▶ [PROBLEM REQUIREMENTS] Which lines hold the word "Linby"? Copy each of them from the material.

++++++++

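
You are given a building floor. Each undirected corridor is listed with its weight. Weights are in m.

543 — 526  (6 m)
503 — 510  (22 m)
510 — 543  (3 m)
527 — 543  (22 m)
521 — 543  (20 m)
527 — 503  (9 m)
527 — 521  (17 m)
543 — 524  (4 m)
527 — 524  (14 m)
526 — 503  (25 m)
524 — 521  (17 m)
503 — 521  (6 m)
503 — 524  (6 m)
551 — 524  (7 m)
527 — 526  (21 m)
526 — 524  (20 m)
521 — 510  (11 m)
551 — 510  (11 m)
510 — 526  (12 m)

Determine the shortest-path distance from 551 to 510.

Enumerating some paths:
551 - 510: 11 = 11
551 - 524 - 543 - 510: 7+4+3 = 14
The minimum is 11 m via 551 - 510.

11 m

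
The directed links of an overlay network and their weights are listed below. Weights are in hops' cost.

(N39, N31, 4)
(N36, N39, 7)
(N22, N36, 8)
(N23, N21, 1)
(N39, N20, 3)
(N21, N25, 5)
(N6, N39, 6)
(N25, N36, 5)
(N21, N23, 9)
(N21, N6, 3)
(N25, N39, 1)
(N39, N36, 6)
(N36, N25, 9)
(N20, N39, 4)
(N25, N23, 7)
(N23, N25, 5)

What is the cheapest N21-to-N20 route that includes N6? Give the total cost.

12 hops' cost

Best N21 to N6: N21 → N6 costing 3
Shortest N6→N20: N6 → N39 → N20 = 9
Total via N6: 3 + 9 = 12 hops' cost.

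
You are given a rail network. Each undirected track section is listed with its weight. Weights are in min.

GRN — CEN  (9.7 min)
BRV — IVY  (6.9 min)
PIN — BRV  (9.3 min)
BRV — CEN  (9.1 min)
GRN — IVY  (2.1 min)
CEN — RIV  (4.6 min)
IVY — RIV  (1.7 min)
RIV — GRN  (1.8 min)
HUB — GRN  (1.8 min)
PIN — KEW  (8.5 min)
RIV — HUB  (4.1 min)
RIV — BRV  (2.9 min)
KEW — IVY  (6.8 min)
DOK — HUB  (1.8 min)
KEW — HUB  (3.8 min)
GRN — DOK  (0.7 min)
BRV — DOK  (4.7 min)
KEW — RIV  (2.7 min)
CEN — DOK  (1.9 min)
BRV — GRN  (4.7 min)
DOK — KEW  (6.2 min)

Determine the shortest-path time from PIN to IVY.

Candidate routes:
PIN–BRV–RIV–IVY: 9.3+2.9+1.7 = 13.9
PIN–KEW–RIV–GRN–IVY: 8.5+2.7+1.8+2.1 = 15.1
PIN–KEW–RIV–IVY: 8.5+2.7+1.7 = 12.9
Cheapest is PIN–KEW–RIV–IVY at 12.9 min.

12.9 min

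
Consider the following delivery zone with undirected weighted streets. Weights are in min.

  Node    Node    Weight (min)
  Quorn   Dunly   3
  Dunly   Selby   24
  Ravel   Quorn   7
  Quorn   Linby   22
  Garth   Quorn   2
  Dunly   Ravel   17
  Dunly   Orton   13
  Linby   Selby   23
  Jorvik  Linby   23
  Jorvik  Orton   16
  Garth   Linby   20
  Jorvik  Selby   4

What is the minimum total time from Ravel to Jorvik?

38 min

Enumerating some paths:
Ravel → Quorn → Dunly → Selby → Jorvik: 7+3+24+4 = 38
Ravel → Quorn → Dunly → Orton → Jorvik: 7+3+13+16 = 39
Ravel → Dunly → Selby → Jorvik: 17+24+4 = 45
The minimum is 38 min via Ravel → Quorn → Dunly → Selby → Jorvik.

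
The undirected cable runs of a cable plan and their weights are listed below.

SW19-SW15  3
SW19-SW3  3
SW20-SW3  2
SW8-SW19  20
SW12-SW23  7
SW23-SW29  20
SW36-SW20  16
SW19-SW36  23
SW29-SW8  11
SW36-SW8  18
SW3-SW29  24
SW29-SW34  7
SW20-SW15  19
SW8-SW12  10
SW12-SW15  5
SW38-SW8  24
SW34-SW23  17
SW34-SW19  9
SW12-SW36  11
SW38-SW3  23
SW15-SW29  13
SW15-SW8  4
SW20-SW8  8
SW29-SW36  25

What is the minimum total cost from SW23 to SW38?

40

Running Dijkstra from SW23:
SW23: 0
SW12: 7  (via SW23)
SW15: 12  (via SW12)
SW19: 15  (via SW15)
SW8: 16  (via SW15)
SW34: 17  (via SW23)
SW36: 18  (via SW12)
SW3: 18  (via SW19)
SW20: 20  (via SW3)
SW29: 20  (via SW23)
SW38: 40  (via SW8)
Shortest route: SW23 → SW12 → SW15 → SW8 → SW38 = 40.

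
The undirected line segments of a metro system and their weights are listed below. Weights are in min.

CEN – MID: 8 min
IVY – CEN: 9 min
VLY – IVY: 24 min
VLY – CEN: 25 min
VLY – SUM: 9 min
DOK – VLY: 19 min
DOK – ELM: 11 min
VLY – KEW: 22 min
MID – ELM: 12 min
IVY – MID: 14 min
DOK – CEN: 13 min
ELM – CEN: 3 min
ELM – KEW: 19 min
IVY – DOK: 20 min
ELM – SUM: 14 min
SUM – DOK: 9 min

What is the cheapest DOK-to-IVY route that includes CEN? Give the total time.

22 min

Shortest DOK→CEN: DOK → CEN = 13
Best CEN to IVY: CEN → IVY costing 9
Total via CEN: 13 + 9 = 22 min.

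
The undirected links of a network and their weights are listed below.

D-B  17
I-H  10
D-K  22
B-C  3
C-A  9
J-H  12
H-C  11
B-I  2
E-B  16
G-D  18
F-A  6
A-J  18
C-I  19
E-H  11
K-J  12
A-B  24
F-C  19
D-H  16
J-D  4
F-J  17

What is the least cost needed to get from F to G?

39

Running Dijkstra from F:
F: 0
A: 6  (via F)
C: 15  (via A)
J: 17  (via F)
B: 18  (via C)
I: 20  (via B)
D: 21  (via J)
H: 26  (via C)
K: 29  (via J)
E: 34  (via B)
G: 39  (via D)
Shortest route: F → J → D → G = 39.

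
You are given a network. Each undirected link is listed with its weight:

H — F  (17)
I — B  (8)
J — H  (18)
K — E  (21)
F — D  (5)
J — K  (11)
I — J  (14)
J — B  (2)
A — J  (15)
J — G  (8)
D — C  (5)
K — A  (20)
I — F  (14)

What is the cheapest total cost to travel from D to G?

Settle nodes by increasing distance from D:
D: 0
C: 5  (via D)
F: 5  (via D)
I: 19  (via F)
H: 22  (via F)
B: 27  (via I)
J: 29  (via B)
G: 37  (via J)
Shortest route: D → F → I → B → J → G = 37.

37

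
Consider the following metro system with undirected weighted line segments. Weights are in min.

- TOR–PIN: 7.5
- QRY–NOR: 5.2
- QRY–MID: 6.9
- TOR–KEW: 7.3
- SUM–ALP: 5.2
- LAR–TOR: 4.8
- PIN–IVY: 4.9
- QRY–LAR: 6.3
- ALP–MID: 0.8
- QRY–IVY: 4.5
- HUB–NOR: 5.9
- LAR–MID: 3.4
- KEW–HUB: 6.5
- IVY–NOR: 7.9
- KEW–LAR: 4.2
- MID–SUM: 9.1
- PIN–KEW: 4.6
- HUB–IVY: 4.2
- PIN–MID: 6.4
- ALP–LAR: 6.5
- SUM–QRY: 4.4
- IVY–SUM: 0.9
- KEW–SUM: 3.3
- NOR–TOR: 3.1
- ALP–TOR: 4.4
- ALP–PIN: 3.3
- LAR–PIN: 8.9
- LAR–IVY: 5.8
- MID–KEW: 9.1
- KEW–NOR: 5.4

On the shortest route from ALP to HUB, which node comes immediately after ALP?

SUM

Compare a few routes:
ALP–TOR–NOR–HUB: 4.4+3.1+5.9 = 13.4
ALP–SUM–IVY–HUB: 5.2+0.9+4.2 = 10.3
ALP–PIN–IVY–HUB: 3.3+4.9+4.2 = 12.4
Cheapest is ALP–SUM–IVY–HUB at 10.3 min.
So from ALP the first move is to SUM.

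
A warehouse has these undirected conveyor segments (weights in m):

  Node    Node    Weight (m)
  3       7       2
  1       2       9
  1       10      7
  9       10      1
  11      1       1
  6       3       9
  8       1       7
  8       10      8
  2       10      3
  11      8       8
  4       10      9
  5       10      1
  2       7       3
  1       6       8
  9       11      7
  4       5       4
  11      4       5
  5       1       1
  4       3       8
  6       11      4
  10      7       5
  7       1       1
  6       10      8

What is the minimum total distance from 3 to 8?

10 m

Shortest distances from 3:
3: 0
7: 2  (via 3)
1: 3  (via 7)
5: 4  (via 1)
11: 4  (via 1)
2: 5  (via 7)
10: 5  (via 5)
9: 6  (via 10)
4: 8  (via 3)
6: 8  (via 11)
8: 10  (via 1)
Shortest route: 3 → 7 → 1 → 8 = 10 m.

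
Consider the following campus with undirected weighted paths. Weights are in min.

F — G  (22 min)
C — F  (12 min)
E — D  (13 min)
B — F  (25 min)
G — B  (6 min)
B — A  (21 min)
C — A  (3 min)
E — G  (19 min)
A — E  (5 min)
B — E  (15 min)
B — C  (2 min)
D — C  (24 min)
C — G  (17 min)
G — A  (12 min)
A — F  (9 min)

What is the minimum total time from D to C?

21 min

Settle nodes by increasing distance from D:
D: 0
E: 13  (via D)
A: 18  (via E)
C: 21  (via A)
Shortest route: D → E → A → C = 21 min.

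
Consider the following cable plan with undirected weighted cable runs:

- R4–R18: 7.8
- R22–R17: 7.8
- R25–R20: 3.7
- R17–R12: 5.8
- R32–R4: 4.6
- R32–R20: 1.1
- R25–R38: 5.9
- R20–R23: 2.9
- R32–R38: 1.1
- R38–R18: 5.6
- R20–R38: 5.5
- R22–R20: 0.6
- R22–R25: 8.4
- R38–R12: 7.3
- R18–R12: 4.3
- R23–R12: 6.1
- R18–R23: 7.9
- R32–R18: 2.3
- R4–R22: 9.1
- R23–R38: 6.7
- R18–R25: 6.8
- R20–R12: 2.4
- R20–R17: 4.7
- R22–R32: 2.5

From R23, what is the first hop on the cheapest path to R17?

Compare a few routes:
R23 - R20 - R17: 2.9+4.7 = 7.6
R23 - R20 - R12 - R17: 2.9+2.4+5.8 = 11.1
Cheapest is R23 - R20 - R17 at 7.6.
So from R23 the first move is to R20.

R20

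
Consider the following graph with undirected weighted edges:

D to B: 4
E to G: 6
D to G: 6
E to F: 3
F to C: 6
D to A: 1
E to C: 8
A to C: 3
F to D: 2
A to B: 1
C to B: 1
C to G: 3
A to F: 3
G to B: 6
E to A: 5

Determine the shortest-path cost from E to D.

Settle nodes by increasing distance from E:
E: 0
F: 3  (via E)
A: 5  (via E)
D: 5  (via F)
Shortest route: E → F → D = 5.

5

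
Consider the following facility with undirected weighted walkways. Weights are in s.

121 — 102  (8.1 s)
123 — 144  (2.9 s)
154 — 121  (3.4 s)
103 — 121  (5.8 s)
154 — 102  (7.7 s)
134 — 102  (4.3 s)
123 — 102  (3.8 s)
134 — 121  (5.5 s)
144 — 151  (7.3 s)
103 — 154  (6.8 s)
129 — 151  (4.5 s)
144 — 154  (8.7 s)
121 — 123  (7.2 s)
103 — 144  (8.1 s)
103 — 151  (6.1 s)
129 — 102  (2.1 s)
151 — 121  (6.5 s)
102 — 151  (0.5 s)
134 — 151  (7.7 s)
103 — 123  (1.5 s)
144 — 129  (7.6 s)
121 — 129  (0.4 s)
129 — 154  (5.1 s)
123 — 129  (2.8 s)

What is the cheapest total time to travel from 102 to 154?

Running Dijkstra from 102:
102: 0
151: 0.5  (via 102)
129: 2.1  (via 102)
121: 2.5  (via 129)
123: 3.8  (via 102)
134: 4.3  (via 102)
103: 5.3  (via 123)
154: 5.9  (via 121)
Shortest route: 102–129–121–154 = 5.9 s.

5.9 s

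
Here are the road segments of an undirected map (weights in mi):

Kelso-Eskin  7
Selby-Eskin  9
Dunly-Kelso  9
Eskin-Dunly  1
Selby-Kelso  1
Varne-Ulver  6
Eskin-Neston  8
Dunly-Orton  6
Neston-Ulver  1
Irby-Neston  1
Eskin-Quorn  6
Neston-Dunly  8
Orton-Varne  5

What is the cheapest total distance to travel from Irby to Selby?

17 mi

Shortest distances from Irby:
Irby: 0
Neston: 1  (via Irby)
Ulver: 2  (via Neston)
Varne: 8  (via Ulver)
Eskin: 9  (via Neston)
Dunly: 9  (via Neston)
Orton: 13  (via Varne)
Quorn: 15  (via Eskin)
Kelso: 16  (via Eskin)
Selby: 17  (via Kelso)
Shortest route: Irby–Neston–Eskin–Kelso–Selby = 17 mi.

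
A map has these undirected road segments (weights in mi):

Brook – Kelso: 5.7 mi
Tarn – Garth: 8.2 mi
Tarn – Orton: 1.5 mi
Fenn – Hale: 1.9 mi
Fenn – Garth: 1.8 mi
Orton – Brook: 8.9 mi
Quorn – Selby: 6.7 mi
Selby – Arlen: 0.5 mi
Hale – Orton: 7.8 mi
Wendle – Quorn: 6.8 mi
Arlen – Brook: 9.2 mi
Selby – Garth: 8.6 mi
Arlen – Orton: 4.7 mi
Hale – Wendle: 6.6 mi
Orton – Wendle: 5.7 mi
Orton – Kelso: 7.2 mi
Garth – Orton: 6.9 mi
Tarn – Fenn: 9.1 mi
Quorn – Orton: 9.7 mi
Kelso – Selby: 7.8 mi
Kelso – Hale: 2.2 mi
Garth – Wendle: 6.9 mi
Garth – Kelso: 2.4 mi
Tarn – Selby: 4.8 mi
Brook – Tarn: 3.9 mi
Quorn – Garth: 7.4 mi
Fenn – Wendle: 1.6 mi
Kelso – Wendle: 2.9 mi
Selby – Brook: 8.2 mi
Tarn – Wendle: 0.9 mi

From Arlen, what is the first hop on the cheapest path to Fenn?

Selby

Enumerating some paths:
Arlen - Selby - Garth - Fenn: 0.5+8.6+1.8 = 10.9
Arlen - Selby - Tarn - Wendle - Fenn: 0.5+4.8+0.9+1.6 = 7.8
Arlen - Orton - Tarn - Wendle - Fenn: 4.7+1.5+0.9+1.6 = 8.7
The minimum is 7.8 mi via Arlen - Selby - Tarn - Wendle - Fenn.
So from Arlen the first move is to Selby.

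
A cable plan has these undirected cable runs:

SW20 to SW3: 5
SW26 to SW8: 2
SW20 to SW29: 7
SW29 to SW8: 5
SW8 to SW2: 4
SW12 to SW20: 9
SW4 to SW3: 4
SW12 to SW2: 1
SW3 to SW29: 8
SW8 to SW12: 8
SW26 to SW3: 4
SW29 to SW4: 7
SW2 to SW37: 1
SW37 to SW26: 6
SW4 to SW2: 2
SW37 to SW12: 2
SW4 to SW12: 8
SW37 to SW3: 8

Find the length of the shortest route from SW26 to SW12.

Running Dijkstra from SW26:
SW26: 0
SW8: 2  (via SW26)
SW3: 4  (via SW26)
SW2: 6  (via SW8)
SW37: 6  (via SW26)
SW12: 7  (via SW2)
Shortest route: SW26 → SW8 → SW2 → SW12 = 7.

7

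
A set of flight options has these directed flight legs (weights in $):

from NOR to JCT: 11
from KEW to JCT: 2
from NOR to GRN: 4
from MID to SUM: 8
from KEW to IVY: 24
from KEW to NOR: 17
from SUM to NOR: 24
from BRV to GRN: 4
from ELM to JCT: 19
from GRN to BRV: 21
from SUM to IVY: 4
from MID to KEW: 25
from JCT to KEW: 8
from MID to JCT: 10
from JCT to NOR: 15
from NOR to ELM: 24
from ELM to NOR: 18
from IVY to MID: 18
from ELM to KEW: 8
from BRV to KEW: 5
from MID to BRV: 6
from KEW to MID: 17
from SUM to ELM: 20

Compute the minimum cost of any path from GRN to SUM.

Running Dijkstra from GRN:
GRN: 0
BRV: 21  (via GRN)
KEW: 26  (via BRV)
JCT: 28  (via KEW)
NOR: 43  (via KEW)
MID: 43  (via KEW)
IVY: 50  (via KEW)
SUM: 51  (via MID)
Shortest route: GRN–BRV–KEW–MID–SUM = $51.

$51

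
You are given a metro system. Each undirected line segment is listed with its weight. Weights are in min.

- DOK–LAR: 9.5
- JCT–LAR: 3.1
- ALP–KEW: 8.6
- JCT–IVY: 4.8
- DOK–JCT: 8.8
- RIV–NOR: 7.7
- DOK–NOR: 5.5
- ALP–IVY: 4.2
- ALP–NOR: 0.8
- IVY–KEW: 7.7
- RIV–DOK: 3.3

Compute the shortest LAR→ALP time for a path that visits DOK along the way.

Best LAR to DOK: LAR → DOK costing 9.5
Shortest DOK→ALP: DOK → NOR → ALP = 6.3
Total via DOK: 9.5 + 6.3 = 15.8 min.

15.8 min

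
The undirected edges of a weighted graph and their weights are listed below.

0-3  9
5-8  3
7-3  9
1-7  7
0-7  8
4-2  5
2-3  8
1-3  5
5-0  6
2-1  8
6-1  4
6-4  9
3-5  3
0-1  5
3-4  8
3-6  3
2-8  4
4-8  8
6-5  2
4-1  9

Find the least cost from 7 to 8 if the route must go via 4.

Shortest 7→4: 7–1–4 = 16
Best 4 to 8: 4–8 costing 8
Total via 4: 16 + 8 = 24.

24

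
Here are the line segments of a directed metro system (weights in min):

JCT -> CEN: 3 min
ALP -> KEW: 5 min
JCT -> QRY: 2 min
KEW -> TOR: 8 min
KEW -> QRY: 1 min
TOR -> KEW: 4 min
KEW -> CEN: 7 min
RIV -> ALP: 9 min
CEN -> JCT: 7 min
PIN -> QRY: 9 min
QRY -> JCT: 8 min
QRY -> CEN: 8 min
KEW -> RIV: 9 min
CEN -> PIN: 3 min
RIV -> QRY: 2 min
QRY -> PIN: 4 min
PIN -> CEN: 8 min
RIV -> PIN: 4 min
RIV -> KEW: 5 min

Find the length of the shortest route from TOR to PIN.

9 min

Candidate routes:
TOR–KEW–RIV–PIN: 4+9+4 = 17
TOR–KEW–QRY–CEN–PIN: 4+1+8+3 = 16
TOR–KEW–QRY–PIN: 4+1+4 = 9
TOR–KEW–CEN–PIN: 4+7+3 = 14
Cheapest is TOR–KEW–QRY–PIN at 9 min.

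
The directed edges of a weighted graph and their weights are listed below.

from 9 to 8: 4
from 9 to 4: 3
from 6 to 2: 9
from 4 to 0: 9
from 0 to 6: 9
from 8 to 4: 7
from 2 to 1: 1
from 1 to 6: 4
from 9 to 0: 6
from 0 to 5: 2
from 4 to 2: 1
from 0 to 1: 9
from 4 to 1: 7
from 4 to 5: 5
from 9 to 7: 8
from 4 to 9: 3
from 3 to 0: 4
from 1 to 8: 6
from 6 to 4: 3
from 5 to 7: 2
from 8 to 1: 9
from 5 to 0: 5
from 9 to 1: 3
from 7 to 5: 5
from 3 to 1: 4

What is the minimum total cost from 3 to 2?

Shortest distances from 3:
3: 0
0: 4  (via 3)
1: 4  (via 3)
5: 6  (via 0)
6: 8  (via 1)
7: 8  (via 5)
8: 10  (via 1)
4: 11  (via 6)
2: 12  (via 4)
Shortest route: 3–1–6–4–2 = 12.

12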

++++++++

▶ [WRITTEN SOLUTION]
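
  Quorn   Linby   22
  Linby   Selby   23
  Jorvik  Linby   23
  Garth   Linby   20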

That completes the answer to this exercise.